Listed entries Block Start

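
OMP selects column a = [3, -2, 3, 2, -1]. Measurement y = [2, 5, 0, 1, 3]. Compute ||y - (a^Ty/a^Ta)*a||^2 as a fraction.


a^T a = 27.
a^T y = -5.
coeff = -5/27 = -5/27.
||r||^2 = 1028/27.

1028/27


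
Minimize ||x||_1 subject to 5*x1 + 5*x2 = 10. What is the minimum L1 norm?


Axis intercepts:
  x1 = 2, x2 = 0: L1 = 2
  x1 = 0, x2 = 2: L1 = 2
x* = (2, 0)
||x*||_1 = 2.

2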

Listed entries Block End

> **What you are asked to do**
Retype the line containing "Minimize ||x||_1 subject" and all the lines after it, ending with the final line of the material, exactly.

> **Response to this exercise**
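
Minimize ||x||_1 subject to 5*x1 + 5*x2 = 10. What is the minimum L1 norm?


Axis intercepts:
  x1 = 2, x2 = 0: L1 = 2
  x1 = 0, x2 = 2: L1 = 2
x* = (2, 0)
||x*||_1 = 2.

2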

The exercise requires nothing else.